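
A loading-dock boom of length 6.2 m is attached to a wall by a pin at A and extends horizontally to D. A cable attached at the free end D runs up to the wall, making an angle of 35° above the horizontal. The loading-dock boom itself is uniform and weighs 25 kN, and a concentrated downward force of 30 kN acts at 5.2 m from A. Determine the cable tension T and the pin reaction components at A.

ΣM about A: T·sin35°·6.2 − 25·3.1 − 30·5.2 = 0 → T = 233.5/(6.2·0.573576) = 65.6605 ≈ 65.66 kN.
ΣF_x = 0: A_x − T·cos35° = 0 → A_x = 65.6605 × 0.819152 = 53.79 kN.
ΣF_y = 0: A_y + T·sin35° − 25 − 30 = 0 → A_y = 55 − 65.6605 × 0.573576 = 17.34 kN.

T = 65.66 kN, A_x = 53.79 kN, A_y = 17.34 kN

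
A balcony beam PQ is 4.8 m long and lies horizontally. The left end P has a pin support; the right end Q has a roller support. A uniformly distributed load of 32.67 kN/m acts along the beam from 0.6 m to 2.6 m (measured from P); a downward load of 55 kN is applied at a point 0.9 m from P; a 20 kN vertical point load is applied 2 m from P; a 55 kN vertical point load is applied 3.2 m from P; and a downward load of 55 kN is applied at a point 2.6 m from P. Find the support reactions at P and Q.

P_x = 0, P_y = 143.5 kN, Q_y = 106.9 kN

Resultant of the distributed load: 32.67 × 2 = 65.34 kN at 1.6 m from P.
Moments about P: Q_y·4.8 − (32.67·2)·1.6 − 55·0.9 − 20·2 − 55·3.2 − 55·2.6 = 0 → Q_y = 513.044/4.8 = 106.884 ≈ 106.9 kN.
ΣF_y = 0: P_y + 106.884 − 32.67·2 − 55 − 20 − 55 − 55 = 0 → P_y = 143.5 kN.
ΣF_x = 0: no horizontal applied forces, so P_x = 0.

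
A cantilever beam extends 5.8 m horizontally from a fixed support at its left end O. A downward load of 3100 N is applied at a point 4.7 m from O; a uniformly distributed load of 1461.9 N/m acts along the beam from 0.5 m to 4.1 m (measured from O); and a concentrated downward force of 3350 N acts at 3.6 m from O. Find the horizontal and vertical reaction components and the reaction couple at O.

O_x = 0, O_y = 11710 N, M_O = 38730 N·m

Resultant of the distributed load: 1461.9 × 3.6 = 5262.84 N at 2.3 m from O.
ΣF_x = 0: O_x = 0.
ΣF_y = 0: O_y − 3100 − 1461.9·3.6 − 3350 = 0 → O_y = 11710 N.
ΣM about O: M_O − 3100·4.7 − (1461.9·3.6)·2.3 − 3350·3.6 = 0 → M_O = 38730 N·m.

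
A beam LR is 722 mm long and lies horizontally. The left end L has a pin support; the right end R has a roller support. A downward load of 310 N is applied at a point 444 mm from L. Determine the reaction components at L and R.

ΣM about L: R_y·722 − 310·444 = 0 → R_y = 137640/722 = 190.637 ≈ 190.6 N.
ΣF_y = 0: L_y + 190.637 − 310 = 0 → L_y = 119.4 N.
ΣF_x = 0: no horizontal applied forces, so L_x = 0.

L_x = 0, L_y = 119.4 N, R_y = 190.6 N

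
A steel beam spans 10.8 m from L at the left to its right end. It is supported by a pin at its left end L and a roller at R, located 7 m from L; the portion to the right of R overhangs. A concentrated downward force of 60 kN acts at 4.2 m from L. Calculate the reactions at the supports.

L_x = 0, L_y = 24.00 kN, R_y = 36.00 kN

Moments about L: R_y·7 − 60·4.2 = 0 → R_y = 252/7 = 36.00 kN.
ΣF_y = 0: L_y + 36 − 60 = 0 → L_y = 24.00 kN.
ΣF_x = 0: no horizontal applied forces, so L_x = 0.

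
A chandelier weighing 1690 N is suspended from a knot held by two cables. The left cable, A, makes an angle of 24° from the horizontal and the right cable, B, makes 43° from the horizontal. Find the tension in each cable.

T_A = 1343 N, T_B = 1677 N

ΣF_x = 0: −T_A·cos24° + T_B·cos43° = 0 → T_B = 1.24912·T_A.
ΣF_y = 0: T_A·sin24° + T_B·sin43° = 1690.
Substitute: T_A·(0.406737 + 1.24912·0.681998) = 1690 → T_A = 1342.73 ≈ 1343 N.
Then T_B = 1.24912 × 1342.73 = 1677 N.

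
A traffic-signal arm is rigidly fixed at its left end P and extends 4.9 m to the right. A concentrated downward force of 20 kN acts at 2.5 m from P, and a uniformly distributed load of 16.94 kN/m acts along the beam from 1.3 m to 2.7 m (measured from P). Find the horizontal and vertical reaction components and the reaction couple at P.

Resultant of the distributed load: 16.94 × 1.4 = 23.716 kN at 2 m from P.
ΣF_x = 0: P_x = 0.
ΣF_y = 0: P_y − 20 − 16.94·1.4 = 0 → P_y = 43.72 kN.
ΣM about P: M_P − 20·2.5 − (16.94·1.4)·2 = 0 → M_P = 97.43 kN·m.

P_x = 0, P_y = 43.72 kN, M_P = 97.43 kN·m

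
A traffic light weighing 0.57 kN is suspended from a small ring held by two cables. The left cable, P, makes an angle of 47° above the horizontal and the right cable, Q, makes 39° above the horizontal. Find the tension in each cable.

ΣF_x = 0: −T_P·cos47° + T_Q·cos39° = 0 → T_Q = 0.877568·T_P.
ΣF_y = 0: T_P·sin47° + T_Q·sin39° = 0.57.
Substitute: T_P·(0.731354 + 0.877568·0.62932) = 0.57 → T_P = 0.444055 ≈ 0.4441 kN.
Then T_Q = 0.877568 × 0.444055 = 0.3897 kN.

T_P = 0.4441 kN, T_Q = 0.3897 kN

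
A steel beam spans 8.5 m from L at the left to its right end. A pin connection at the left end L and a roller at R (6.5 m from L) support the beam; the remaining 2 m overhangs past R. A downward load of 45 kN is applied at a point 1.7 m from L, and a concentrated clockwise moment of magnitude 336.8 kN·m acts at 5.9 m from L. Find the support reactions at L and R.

ΣM about L: R_y·6.5 − 45·1.7 − 336.8 = 0 → R_y = 413.3/6.5 = 63.5846 ≈ 63.58 kN.
ΣF_y = 0: L_y + 63.5846 − 45 = 0 → L_y = -18.58 kN.
ΣF_x = 0: no horizontal applied forces, so L_x = 0.

L_x = 0, L_y = -18.58 kN, R_y = 63.58 kN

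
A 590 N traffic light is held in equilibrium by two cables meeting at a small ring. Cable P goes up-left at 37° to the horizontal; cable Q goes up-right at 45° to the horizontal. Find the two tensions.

T_P = 421.3 N, T_Q = 475.8 N

ΣF_x = 0: −T_P·cos37° + T_Q·cos45° = 0 → T_Q = 1.12944·T_P.
ΣF_y = 0: T_P·sin37° + T_Q·sin45° = 590.
Substitute: T_P·(0.601815 + 1.12944·0.707107) = 590 → T_P = 421.293 ≈ 421.3 N.
Then T_Q = 1.12944 × 421.293 = 475.8 N.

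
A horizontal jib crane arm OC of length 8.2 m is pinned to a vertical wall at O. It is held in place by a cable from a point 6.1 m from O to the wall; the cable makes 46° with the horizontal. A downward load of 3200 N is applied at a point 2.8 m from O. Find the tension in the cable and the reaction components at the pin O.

ΣM about O: T·sin46°·6.1 − 3200·2.8 = 0 → T = 8960/(6.1·0.71934) = 2041.94 ≈ 2042 N.
ΣF_x = 0: O_x − T·cos46° = 0 → O_x = 2041.94 × 0.694658 = 1418 N.
ΣF_y = 0: O_y + T·sin46° − 3200 = 0 → O_y = 3200 − 2041.94 × 0.71934 = 1731 N.

T = 2042 N, O_x = 1418 N, O_y = 1731 N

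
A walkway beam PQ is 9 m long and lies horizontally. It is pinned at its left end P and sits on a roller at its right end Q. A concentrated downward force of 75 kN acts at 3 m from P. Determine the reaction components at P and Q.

Moments about P: Q_y·9 − 75·3 = 0 → Q_y = 225/9 = 25.00 kN.
ΣF_y = 0: P_y + 25 − 75 = 0 → P_y = 50.00 kN.
ΣF_x = 0: no horizontal applied forces, so P_x = 0.

P_x = 0, P_y = 50.00 kN, Q_y = 25.00 kN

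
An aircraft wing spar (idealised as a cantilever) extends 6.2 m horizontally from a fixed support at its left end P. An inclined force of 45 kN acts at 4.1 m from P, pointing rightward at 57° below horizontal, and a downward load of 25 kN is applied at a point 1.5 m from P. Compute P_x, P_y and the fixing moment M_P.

ΣF_x = 0: P_x + 45·cos57° = 0 → P_x = -24.51 kN.
ΣF_y = 0: P_y − 45·sin57° − 25 = 0 → P_y = 62.74 kN.
ΣM about P: M_P − 45·sin57°·4.1 − 25·1.5 = 0 → M_P = 192.2 kN·m.

P_x = -24.51 kN, P_y = 62.74 kN, M_P = 192.2 kN·m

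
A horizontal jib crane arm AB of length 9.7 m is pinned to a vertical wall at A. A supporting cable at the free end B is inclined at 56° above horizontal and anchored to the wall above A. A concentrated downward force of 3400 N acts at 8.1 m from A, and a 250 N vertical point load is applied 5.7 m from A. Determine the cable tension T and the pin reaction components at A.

T = 3602 N, A_x = 2014 N, A_y = 663.9 N

ΣM about A: T·sin56°·9.7 − 3400·8.1 − 250·5.7 = 0 → T = 28965/(9.7·0.829038) = 3601.86 ≈ 3602 N.
ΣF_x = 0: A_x − T·cos56° = 0 → A_x = 3601.86 × 0.559193 = 2014 N.
ΣF_y = 0: A_y + T·sin56° − 3400 − 250 = 0 → A_y = 3650 − 3601.86 × 0.829038 = 663.9 N.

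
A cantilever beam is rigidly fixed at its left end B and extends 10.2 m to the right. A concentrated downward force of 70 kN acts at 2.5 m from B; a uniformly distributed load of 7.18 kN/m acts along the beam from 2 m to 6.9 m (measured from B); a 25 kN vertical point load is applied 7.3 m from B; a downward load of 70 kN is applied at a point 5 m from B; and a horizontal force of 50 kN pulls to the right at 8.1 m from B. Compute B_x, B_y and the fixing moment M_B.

B_x = -50.00 kN, B_y = 200.2 kN, M_B = 864.1 kN·m

Resultant of the distributed load: 7.18 × 4.9 = 35.182 kN at 4.45 m from B.
ΣF_x = 0: B_x + 50 = 0 → B_x = -50.00 kN.
ΣF_y = 0: B_y − 70 − 7.18·4.9 − 25 − 70 = 0 → B_y = 200.2 kN.
ΣM about B: M_B − 70·2.5 − (7.18·4.9)·4.45 − 25·7.3 − 70·5 = 0 → M_B = 864.1 kN·m.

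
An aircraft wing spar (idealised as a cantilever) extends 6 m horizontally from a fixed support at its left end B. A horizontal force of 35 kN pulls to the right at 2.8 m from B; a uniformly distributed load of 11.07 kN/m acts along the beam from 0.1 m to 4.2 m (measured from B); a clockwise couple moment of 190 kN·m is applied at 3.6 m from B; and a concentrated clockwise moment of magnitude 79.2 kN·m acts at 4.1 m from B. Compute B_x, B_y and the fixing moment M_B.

Resultant of the distributed load: 11.07 × 4.1 = 45.387 kN at 2.15 m from B.
ΣF_x = 0: B_x + 35 = 0 → B_x = -35.00 kN.
ΣF_y = 0: B_y − 11.07·4.1 = 0 → B_y = 45.39 kN.
ΣM about B: M_B − (11.07·4.1)·2.15 − 190 − 79.2 = 0 → M_B = 366.8 kN·m.

B_x = -35.00 kN, B_y = 45.39 kN, M_B = 366.8 kN·m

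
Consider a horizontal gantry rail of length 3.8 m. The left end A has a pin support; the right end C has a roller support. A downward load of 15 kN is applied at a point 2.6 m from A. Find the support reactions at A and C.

ΣM about A: C_y·3.8 − 15·2.6 = 0 → C_y = 39/3.8 = 10.2632 ≈ 10.26 kN.
ΣF_y = 0: A_y + 10.2632 − 15 = 0 → A_y = 4.737 kN.
ΣF_x = 0: no horizontal applied forces, so A_x = 0.

A_x = 0, A_y = 4.737 kN, C_y = 10.26 kN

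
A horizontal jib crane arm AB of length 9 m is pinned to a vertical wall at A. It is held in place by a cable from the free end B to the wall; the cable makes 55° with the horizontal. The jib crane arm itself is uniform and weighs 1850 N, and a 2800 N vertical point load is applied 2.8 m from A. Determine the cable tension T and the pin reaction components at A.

ΣM about A: T·sin55°·9 − 1850·4.5 − 2800·2.8 = 0 → T = 16165/(9·0.819152) = 2192.65 ≈ 2193 N.
ΣF_x = 0: A_x − T·cos55° = 0 → A_x = 2192.65 × 0.573576 = 1258 N.
ΣF_y = 0: A_y + T·sin55° − 1850 − 2800 = 0 → A_y = 4650 − 2192.65 × 0.819152 = 2854 N.

T = 2193 N, A_x = 1258 N, A_y = 2854 N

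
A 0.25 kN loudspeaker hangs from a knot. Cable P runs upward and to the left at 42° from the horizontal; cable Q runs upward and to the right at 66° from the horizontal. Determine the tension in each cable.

ΣF_x = 0: −T_P·cos42° + T_Q·cos66° = 0 → T_Q = 1.82709·T_P.
ΣF_y = 0: T_P·sin42° + T_Q·sin66° = 0.25.
Substitute: T_P·(0.669131 + 1.82709·0.913545) = 0.25 → T_P = 0.106917 ≈ 0.1069 kN.
Then T_Q = 1.82709 × 0.106917 = 0.1953 kN.

T_P = 0.1069 kN, T_Q = 0.1953 kN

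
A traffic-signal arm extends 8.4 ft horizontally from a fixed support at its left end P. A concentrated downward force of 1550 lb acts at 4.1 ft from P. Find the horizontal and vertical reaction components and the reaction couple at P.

ΣF_x = 0: P_x = 0.
ΣF_y = 0: P_y − 1550 = 0 → P_y = 1550 lb.
ΣM about P: M_P − 1550·4.1 = 0 → M_P = 6355 lb·ft.

P_x = 0, P_y = 1550 lb, M_P = 6355 lb·ft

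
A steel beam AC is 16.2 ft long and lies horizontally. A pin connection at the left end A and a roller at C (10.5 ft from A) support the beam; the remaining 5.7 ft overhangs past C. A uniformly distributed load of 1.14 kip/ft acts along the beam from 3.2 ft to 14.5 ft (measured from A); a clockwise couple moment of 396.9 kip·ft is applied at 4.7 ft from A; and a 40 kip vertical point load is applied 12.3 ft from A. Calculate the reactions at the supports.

Resultant of the distributed load: 1.14 × 11.3 = 12.882 kip at 8.85 ft from A.
ΣM about A: C_y·10.5 − (1.14·11.3)·8.85 − 396.9 − 40·12.3 = 0 → C_y = 1002.9057/10.5 = 95.5148 ≈ 95.51 kip.
ΣF_y = 0: A_y + 95.5148 − 1.14·11.3 − 40 = 0 → A_y = -42.63 kip.
ΣF_x = 0: no horizontal applied forces, so A_x = 0.

A_x = 0, A_y = -42.63 kip, C_y = 95.51 kip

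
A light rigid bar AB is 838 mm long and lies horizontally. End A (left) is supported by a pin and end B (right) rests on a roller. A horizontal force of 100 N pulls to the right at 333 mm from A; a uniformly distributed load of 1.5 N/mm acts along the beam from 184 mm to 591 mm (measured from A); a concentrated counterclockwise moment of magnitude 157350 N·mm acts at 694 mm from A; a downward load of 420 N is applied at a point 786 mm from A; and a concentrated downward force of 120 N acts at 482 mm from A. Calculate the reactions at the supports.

A_x = -100.0 N, A_y = 593.0 N, B_y = 557.5 N

Resultant of the distributed load: 1.5 × 407 = 610.5 N at 387.5 mm from A.
ΣM about A: B_y·838 − (1.5·407)·387.5 + 157350 − 420·786 − 120·482 = 0 → B_y = 467178.75/838 = 557.493 ≈ 557.5 N.
ΣF_y = 0: A_y + 557.493 − 1.5·407 − 420 − 120 = 0 → A_y = 593.0 N.
ΣF_x = 0: A_x + 100 = 0 → A_x = -100.0 N.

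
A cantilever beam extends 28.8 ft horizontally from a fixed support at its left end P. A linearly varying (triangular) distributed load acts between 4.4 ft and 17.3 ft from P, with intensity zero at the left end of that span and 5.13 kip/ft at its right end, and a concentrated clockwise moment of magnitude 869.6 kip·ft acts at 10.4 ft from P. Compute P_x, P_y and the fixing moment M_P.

P_x = 0, P_y = 33.09 kip, M_P = 1300 kip·ft

Resultant of the triangular load: ½ × 5.13 × 12.9 = 33.0885 kip, acting at 13 ft from P (one-third of the span from the peak).
ΣF_x = 0: P_x = 0.
ΣF_y = 0: P_y − ½·5.13·12.9 = 0 → P_y = 33.09 kip.
ΣM about P: M_P − (½·5.13·12.9)·13 − 869.6 = 0 → M_P = 1300 kip·ft.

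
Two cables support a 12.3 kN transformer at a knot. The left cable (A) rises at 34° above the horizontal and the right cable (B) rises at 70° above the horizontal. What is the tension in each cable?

ΣF_x = 0: −T_A·cos34° + T_B·cos70° = 0 → T_B = 2.42394·T_A.
ΣF_y = 0: T_A·sin34° + T_B·sin70° = 12.3.
Substitute: T_A·(0.559193 + 2.42394·0.939693) = 12.3 → T_A = 4.33564 ≈ 4.336 kN.
Then T_B = 2.42394 × 4.33564 = 10.51 kN.

T_A = 4.336 kN, T_B = 10.51 kN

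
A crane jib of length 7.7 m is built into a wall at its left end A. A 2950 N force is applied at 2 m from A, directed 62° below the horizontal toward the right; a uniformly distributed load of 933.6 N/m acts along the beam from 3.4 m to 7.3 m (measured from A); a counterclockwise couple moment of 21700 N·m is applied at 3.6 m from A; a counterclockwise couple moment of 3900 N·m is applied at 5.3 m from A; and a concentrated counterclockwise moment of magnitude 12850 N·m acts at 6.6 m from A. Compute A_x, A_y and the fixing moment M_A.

Resultant of the distributed load: 933.6 × 3.9 = 3641.04 N at 5.35 m from A.
ΣF_x = 0: A_x + 2950·cos62° = 0 → A_x = -1385 N.
ΣF_y = 0: A_y − 2950·sin62° − 933.6·3.9 = 0 → A_y = 6246 N.
ΣM about A: M_A − 2950·sin62°·2 − (933.6·3.9)·5.35 + 21700 + 3900 + 12850 = 0 → M_A = -13760 N·m.

A_x = -1385 N, A_y = 6246 N, M_A = -13760 N·m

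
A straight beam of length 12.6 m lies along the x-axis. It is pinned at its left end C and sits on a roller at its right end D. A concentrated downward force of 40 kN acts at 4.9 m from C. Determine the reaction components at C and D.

ΣM about C: D_y·12.6 − 40·4.9 = 0 → D_y = 196/12.6 = 15.5556 ≈ 15.56 kN.
ΣF_y = 0: C_y + 15.5556 − 40 = 0 → C_y = 24.44 kN.
ΣF_x = 0: no horizontal applied forces, so C_x = 0.

C_x = 0, C_y = 24.44 kN, D_y = 15.56 kN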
::::
WORK REQUEST: Transcribe exactly, and only, the lines from the one with "A crane jib" through the last line of the data.

SOLUTION FOR THIS EXERCISE:
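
A crane jib of length 7.7 m is built into a wall at its left end A. A 2950 N force is applied at 2 m from A, directed 62° below the horizontal toward the right; a uniformly distributed load of 933.6 N/m acts along the beam from 3.4 m to 7.3 m (measured from A); a counterclockwise couple moment of 21700 N·m is applied at 3.6 m from A; a counterclockwise couple moment of 3900 N·m is applied at 5.3 m from A; and a concentrated counterclockwise moment of magnitude 12850 N·m acts at 6.6 m from A. Compute A_x, A_y and the fixing moment M_A.

Resultant of the distributed load: 933.6 × 3.9 = 3641.04 N at 5.35 m from A.
ΣF_x = 0: A_x + 2950·cos62° = 0 → A_x = -1385 N.
ΣF_y = 0: A_y − 2950·sin62° − 933.6·3.9 = 0 → A_y = 6246 N.
ΣM about A: M_A − 2950·sin62°·2 − (933.6·3.9)·5.35 + 21700 + 3900 + 12850 = 0 → M_A = -13760 N·m.

A_x = -1385 N, A_y = 6246 N, M_A = -13760 N·m

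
A straight beam of length 12.6 m lies along the x-axis. It is pinned at its left end C and sits on a roller at its right end D. A concentrated downward force of 40 kN acts at 4.9 m from C. Determine the reaction components at C and D.

ΣM about C: D_y·12.6 − 40·4.9 = 0 → D_y = 196/12.6 = 15.5556 ≈ 15.56 kN.
ΣF_y = 0: C_y + 15.5556 − 40 = 0 → C_y = 24.44 kN.
ΣF_x = 0: no horizontal applied forces, so C_x = 0.

C_x = 0, C_y = 24.44 kN, D_y = 15.56 kN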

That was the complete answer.